DATA SHOWN —
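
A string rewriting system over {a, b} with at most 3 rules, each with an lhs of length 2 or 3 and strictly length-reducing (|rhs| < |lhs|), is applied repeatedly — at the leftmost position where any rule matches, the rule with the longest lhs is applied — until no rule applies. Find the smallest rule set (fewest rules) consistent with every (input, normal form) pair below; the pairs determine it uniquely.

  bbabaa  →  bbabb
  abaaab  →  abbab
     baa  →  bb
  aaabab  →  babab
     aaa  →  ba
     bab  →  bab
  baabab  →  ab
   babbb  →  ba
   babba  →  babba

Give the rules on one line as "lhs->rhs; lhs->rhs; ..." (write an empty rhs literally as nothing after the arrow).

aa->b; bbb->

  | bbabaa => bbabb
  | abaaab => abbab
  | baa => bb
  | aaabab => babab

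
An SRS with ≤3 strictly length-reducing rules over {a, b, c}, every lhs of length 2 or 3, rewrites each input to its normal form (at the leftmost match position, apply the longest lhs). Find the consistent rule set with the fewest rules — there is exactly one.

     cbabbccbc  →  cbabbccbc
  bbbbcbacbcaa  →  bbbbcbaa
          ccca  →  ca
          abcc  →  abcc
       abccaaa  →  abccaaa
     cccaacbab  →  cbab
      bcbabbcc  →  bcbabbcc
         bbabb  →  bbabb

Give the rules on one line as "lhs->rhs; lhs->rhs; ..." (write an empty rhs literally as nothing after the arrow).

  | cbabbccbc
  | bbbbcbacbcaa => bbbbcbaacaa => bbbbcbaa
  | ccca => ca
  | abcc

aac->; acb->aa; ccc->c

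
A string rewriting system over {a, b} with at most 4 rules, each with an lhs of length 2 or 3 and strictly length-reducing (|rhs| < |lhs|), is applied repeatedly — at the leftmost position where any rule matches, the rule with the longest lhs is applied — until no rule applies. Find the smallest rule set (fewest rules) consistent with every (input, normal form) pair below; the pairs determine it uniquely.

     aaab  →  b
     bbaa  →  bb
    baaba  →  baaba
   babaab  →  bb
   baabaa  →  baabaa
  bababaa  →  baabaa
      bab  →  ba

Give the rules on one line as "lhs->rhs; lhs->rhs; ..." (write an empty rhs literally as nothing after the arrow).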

WHAT YOU SHOULD DO — From the records above, pull out every line containing the word "repeatedly".

ANSWER TO THE EXERCISE —
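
A string rewriting system over {a, b} with at most 3 rules, each with an lhs of length 2 or 3 and strictly length-reducing (|rhs| < |lhs|), is applied repeatedly — at the leftmost position where any rule matches, the rule with the longest lhs is applied — until no rule applies. Find the smallest rule set (fewest rules) consistent with every (input, normal form) pair below; the pairs determine it uniquely.
A string rewriting system over {a, b} with at most 4 rules, each with an lhs of length 2 or 3 and strictly length-reducing (|rhs| < |lhs|), is applied repeatedly — at the leftmost position where any rule matches, the rule with the longest lhs is applied — until no rule applies. Find the smallest rule set (fewest rules) consistent with every (input, normal form) pair below; the pairs determine it uniquely.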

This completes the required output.